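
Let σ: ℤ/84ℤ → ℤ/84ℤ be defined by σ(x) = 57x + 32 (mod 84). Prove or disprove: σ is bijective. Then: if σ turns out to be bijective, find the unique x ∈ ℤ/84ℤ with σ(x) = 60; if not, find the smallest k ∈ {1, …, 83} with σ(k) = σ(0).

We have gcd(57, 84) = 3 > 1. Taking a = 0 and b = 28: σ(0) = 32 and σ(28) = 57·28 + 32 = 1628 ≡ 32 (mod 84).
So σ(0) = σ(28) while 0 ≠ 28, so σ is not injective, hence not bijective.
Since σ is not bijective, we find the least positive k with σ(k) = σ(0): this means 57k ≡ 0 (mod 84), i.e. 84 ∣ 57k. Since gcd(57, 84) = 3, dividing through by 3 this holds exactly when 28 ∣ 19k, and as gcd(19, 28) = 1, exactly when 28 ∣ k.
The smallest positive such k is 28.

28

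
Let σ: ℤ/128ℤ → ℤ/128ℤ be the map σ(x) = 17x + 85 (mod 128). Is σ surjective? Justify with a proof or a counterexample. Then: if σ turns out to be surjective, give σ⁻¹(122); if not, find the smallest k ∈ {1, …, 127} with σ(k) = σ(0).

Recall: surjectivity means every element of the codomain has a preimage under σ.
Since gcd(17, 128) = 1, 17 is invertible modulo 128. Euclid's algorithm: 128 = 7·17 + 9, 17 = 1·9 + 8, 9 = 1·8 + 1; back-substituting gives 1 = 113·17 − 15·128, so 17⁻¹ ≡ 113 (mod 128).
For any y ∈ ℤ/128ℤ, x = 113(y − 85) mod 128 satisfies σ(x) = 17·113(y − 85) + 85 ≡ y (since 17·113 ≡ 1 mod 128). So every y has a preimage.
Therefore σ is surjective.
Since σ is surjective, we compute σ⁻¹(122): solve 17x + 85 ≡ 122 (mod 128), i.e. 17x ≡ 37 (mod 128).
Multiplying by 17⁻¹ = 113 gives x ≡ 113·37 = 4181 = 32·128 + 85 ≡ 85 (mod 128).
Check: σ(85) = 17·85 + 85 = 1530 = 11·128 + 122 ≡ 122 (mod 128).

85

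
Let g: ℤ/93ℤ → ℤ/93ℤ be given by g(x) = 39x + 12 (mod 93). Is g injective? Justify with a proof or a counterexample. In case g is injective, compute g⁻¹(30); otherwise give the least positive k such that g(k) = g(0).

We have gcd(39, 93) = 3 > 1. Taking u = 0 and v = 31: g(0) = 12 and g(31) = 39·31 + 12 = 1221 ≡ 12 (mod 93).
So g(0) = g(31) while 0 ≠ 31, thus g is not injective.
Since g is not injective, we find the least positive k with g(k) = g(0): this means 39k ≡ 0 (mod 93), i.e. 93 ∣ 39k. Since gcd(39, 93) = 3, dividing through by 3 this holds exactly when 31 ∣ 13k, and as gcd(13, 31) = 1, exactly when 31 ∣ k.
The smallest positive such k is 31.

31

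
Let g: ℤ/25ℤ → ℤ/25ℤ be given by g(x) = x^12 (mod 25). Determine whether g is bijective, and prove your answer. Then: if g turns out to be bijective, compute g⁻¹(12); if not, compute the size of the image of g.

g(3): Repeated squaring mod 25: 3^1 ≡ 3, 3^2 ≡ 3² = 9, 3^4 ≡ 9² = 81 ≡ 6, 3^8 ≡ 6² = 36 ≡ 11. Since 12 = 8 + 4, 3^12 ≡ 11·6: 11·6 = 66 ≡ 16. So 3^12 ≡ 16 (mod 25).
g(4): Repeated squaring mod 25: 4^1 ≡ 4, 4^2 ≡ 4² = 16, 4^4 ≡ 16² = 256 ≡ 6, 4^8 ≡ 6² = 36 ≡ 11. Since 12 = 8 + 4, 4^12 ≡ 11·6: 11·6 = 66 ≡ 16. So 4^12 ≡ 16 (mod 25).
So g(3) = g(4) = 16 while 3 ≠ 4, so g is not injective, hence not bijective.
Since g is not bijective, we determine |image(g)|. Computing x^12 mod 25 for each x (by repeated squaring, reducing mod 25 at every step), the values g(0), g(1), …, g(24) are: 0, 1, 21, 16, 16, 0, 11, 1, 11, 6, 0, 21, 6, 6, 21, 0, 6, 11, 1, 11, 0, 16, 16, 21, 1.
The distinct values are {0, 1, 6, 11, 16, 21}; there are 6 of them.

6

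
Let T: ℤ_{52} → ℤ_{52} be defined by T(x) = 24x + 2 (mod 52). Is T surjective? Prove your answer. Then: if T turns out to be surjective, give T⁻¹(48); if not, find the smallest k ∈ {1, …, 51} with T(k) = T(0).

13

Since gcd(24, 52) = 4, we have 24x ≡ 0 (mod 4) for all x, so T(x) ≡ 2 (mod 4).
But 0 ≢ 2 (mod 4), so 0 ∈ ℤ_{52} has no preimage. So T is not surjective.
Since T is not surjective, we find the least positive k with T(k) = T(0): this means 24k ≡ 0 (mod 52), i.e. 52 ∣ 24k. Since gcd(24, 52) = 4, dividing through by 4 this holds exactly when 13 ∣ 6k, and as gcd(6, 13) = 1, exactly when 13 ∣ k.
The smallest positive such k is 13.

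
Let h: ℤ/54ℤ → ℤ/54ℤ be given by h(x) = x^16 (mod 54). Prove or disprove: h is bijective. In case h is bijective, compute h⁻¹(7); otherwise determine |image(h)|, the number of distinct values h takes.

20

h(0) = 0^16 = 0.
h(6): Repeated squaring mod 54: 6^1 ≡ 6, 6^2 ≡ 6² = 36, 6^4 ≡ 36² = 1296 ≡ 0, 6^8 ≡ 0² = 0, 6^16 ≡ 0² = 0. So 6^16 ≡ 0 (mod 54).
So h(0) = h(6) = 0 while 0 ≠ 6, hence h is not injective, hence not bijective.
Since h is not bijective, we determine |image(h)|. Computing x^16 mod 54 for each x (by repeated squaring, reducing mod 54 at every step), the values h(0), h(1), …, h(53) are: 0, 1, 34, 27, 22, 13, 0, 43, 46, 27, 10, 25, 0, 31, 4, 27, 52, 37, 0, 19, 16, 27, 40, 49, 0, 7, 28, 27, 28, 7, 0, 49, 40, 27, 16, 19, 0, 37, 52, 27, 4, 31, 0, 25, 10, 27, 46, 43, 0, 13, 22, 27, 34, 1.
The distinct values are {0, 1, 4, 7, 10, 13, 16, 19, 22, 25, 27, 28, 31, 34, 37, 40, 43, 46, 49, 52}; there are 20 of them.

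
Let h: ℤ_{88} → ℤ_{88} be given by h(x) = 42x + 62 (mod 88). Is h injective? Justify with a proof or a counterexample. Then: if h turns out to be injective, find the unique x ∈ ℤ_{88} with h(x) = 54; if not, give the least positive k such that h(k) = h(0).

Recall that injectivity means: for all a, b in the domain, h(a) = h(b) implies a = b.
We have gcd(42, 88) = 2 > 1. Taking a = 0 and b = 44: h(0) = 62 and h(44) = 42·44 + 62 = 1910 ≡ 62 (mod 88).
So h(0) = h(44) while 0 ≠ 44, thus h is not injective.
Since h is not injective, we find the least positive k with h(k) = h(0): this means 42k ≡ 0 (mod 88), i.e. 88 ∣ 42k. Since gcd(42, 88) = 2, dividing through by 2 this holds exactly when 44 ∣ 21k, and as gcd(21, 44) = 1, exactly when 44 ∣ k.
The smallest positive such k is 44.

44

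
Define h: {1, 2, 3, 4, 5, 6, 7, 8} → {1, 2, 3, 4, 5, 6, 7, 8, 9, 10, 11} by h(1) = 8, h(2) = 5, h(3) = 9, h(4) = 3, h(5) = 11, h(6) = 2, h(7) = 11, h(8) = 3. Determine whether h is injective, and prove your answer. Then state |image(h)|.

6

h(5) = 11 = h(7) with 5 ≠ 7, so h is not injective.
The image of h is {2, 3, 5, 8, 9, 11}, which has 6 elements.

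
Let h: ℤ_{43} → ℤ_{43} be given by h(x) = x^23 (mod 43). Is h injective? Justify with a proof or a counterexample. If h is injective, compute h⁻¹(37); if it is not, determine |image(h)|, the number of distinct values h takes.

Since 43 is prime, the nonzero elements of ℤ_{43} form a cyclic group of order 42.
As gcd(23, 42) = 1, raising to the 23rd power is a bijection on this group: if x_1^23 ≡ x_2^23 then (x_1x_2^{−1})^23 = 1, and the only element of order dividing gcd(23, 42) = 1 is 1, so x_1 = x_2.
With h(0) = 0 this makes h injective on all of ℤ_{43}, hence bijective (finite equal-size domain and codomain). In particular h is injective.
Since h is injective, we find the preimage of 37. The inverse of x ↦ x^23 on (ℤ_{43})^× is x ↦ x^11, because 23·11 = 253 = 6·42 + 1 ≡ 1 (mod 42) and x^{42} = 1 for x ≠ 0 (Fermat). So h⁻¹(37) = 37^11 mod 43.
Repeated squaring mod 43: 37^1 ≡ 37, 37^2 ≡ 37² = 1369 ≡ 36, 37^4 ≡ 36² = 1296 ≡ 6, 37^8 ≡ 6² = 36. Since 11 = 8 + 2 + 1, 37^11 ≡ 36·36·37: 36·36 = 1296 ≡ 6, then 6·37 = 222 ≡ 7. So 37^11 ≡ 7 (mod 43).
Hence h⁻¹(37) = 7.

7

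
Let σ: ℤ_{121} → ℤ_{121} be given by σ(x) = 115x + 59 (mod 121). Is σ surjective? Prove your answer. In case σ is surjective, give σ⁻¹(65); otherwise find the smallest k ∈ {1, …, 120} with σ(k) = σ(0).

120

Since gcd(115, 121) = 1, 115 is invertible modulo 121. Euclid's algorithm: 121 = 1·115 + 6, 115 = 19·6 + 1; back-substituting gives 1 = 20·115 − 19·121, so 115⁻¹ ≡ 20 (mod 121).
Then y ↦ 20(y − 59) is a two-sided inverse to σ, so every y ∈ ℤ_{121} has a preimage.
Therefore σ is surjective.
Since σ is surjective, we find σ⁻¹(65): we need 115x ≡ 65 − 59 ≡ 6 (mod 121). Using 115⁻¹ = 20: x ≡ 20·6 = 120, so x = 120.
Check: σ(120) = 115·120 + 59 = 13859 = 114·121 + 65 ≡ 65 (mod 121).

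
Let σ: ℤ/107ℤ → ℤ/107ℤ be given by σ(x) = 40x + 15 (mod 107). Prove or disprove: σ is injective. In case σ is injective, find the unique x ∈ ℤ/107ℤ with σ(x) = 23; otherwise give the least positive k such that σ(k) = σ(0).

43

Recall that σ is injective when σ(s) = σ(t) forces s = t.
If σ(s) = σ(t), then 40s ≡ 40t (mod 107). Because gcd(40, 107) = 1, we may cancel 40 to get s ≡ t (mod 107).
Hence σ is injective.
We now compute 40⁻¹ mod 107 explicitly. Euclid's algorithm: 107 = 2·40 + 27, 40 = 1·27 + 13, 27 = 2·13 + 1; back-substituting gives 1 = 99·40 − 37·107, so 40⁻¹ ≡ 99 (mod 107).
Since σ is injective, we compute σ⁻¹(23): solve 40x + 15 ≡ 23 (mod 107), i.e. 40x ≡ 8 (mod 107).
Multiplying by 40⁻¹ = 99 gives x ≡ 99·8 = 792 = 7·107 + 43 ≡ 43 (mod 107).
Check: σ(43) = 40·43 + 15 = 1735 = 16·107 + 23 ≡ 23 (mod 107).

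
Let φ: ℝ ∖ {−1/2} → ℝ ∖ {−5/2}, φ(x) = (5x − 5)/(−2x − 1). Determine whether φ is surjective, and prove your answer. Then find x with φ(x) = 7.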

------------------------------------

» Aim of the task: Only the lines from the one containing "Let σ: ℤ/107ℤ" through the last line of the records should appear, each written out exactly.

» Result:
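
Let σ: ℤ/107ℤ → ℤ/107ℤ be given by σ(x) = 40x + 15 (mod 107). Prove or disprove: σ is injective. In case σ is injective, find the unique x ∈ ℤ/107ℤ with σ(x) = 23; otherwise give the least positive k such that σ(k) = σ(0).

43

Recall that σ is injective when σ(s) = σ(t) forces s = t.
If σ(s) = σ(t), then 40s ≡ 40t (mod 107). Because gcd(40, 107) = 1, we may cancel 40 to get s ≡ t (mod 107).
Hence σ is injective.
We now compute 40⁻¹ mod 107 explicitly. Euclid's algorithm: 107 = 2·40 + 27, 40 = 1·27 + 13, 27 = 2·13 + 1; back-substituting gives 1 = 99·40 − 37·107, so 40⁻¹ ≡ 99 (mod 107).
Since σ is injective, we compute σ⁻¹(23): solve 40x + 15 ≡ 23 (mod 107), i.e. 40x ≡ 8 (mod 107).
Multiplying by 40⁻¹ = 99 gives x ≡ 99·8 = 792 = 7·107 + 43 ≡ 43 (mod 107).
Check: σ(43) = 40·43 + 15 = 1735 = 16·107 + 23 ≡ 23 (mod 107).

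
Let φ: ℝ ∖ {−1/2} → ℝ ∖ {−5/2}, φ(x) = (5x − 5)/(−2x − 1). Determine whether φ is surjective, and prove your answer. Then find x with φ(x) = 7.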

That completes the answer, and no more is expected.